Data section:
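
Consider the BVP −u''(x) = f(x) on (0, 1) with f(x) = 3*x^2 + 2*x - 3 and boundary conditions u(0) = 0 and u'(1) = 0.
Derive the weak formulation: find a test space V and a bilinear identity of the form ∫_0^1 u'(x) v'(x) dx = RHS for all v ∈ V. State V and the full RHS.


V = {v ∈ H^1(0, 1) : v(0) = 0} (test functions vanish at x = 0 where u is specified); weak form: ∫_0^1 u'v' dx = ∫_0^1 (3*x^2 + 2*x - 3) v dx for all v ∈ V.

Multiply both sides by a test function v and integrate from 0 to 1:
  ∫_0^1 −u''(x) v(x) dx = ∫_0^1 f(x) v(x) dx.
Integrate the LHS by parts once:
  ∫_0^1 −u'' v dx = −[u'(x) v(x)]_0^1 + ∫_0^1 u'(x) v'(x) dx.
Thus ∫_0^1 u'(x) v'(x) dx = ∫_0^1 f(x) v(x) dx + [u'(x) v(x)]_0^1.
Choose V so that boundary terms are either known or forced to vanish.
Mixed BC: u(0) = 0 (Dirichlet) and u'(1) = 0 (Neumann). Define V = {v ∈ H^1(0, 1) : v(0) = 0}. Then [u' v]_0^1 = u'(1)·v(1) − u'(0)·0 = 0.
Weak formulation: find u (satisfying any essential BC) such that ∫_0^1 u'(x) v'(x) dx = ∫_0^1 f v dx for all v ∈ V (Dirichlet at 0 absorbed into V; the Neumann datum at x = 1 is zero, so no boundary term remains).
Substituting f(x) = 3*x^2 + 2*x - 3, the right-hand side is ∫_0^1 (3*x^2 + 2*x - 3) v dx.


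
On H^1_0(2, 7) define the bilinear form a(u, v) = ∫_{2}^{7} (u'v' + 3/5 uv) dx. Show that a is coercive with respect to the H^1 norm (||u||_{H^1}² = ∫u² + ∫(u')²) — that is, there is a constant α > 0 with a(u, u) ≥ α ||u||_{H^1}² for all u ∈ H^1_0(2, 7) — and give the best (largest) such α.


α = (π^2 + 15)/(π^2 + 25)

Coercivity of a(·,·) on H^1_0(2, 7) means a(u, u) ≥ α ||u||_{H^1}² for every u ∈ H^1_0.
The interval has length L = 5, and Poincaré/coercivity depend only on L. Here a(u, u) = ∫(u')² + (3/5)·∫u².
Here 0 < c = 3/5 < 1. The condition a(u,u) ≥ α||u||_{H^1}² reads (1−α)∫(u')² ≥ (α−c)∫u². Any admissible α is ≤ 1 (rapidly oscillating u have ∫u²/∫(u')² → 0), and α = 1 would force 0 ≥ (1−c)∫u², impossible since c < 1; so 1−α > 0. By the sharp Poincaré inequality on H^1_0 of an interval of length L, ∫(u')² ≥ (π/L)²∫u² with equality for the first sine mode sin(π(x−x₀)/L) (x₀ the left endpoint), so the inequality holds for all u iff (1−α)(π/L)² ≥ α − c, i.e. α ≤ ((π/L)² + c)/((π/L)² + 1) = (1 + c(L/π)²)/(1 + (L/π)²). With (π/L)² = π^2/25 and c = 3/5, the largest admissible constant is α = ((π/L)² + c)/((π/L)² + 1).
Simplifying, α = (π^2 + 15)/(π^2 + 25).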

Aim of the exercise:
Write every record above out again exactly as it stands.

Expected answer:
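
Consider the BVP −u''(x) = f(x) on (0, 1) with f(x) = 3*x^2 + 2*x - 3 and boundary conditions u(0) = 0 and u'(1) = 0.
Derive the weak formulation: find a test space V and a bilinear identity of the form ∫_0^1 u'(x) v'(x) dx = RHS for all v ∈ V. State V and the full RHS.


V = {v ∈ H^1(0, 1) : v(0) = 0} (test functions vanish at x = 0 where u is specified); weak form: ∫_0^1 u'v' dx = ∫_0^1 (3*x^2 + 2*x - 3) v dx for all v ∈ V.

Multiply both sides by a test function v and integrate from 0 to 1:
  ∫_0^1 −u''(x) v(x) dx = ∫_0^1 f(x) v(x) dx.
Integrate the LHS by parts once:
  ∫_0^1 −u'' v dx = −[u'(x) v(x)]_0^1 + ∫_0^1 u'(x) v'(x) dx.
Thus ∫_0^1 u'(x) v'(x) dx = ∫_0^1 f(x) v(x) dx + [u'(x) v(x)]_0^1.
Choose V so that boundary terms are either known or forced to vanish.
Mixed BC: u(0) = 0 (Dirichlet) and u'(1) = 0 (Neumann). Define V = {v ∈ H^1(0, 1) : v(0) = 0}. Then [u' v]_0^1 = u'(1)·v(1) − u'(0)·0 = 0.
Weak formulation: find u (satisfying any essential BC) such that ∫_0^1 u'(x) v'(x) dx = ∫_0^1 f v dx for all v ∈ V (Dirichlet at 0 absorbed into V; the Neumann datum at x = 1 is zero, so no boundary term remains).
Substituting f(x) = 3*x^2 + 2*x - 3, the right-hand side is ∫_0^1 (3*x^2 + 2*x - 3) v dx.


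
On H^1_0(2, 7) define the bilinear form a(u, v) = ∫_{2}^{7} (u'v' + 3/5 uv) dx. Show that a is coercive with respect to the H^1 norm (||u||_{H^1}² = ∫u² + ∫(u')²) — that is, there is a constant α > 0 with a(u, u) ≥ α ||u||_{H^1}² for all u ∈ H^1_0(2, 7) — and give the best (largest) such α.


α = (π^2 + 15)/(π^2 + 25)

Coercivity of a(·,·) on H^1_0(2, 7) means a(u, u) ≥ α ||u||_{H^1}² for every u ∈ H^1_0.
The interval has length L = 5, and Poincaré/coercivity depend only on L. Here a(u, u) = ∫(u')² + (3/5)·∫u².
Here 0 < c = 3/5 < 1. The condition a(u,u) ≥ α||u||_{H^1}² reads (1−α)∫(u')² ≥ (α−c)∫u². Any admissible α is ≤ 1 (rapidly oscillating u have ∫u²/∫(u')² → 0), and α = 1 would force 0 ≥ (1−c)∫u², impossible since c < 1; so 1−α > 0. By the sharp Poincaré inequality on H^1_0 of an interval of length L, ∫(u')² ≥ (π/L)²∫u² with equality for the first sine mode sin(π(x−x₀)/L) (x₀ the left endpoint), so the inequality holds for all u iff (1−α)(π/L)² ≥ α − c, i.e. α ≤ ((π/L)² + c)/((π/L)² + 1) = (1 + c(L/π)²)/(1 + (L/π)²). With (π/L)² = π^2/25 and c = 3/5, the largest admissible constant is α = ((π/L)² + c)/((π/L)² + 1).
Simplifying, α = (π^2 + 15)/(π^2 + 25).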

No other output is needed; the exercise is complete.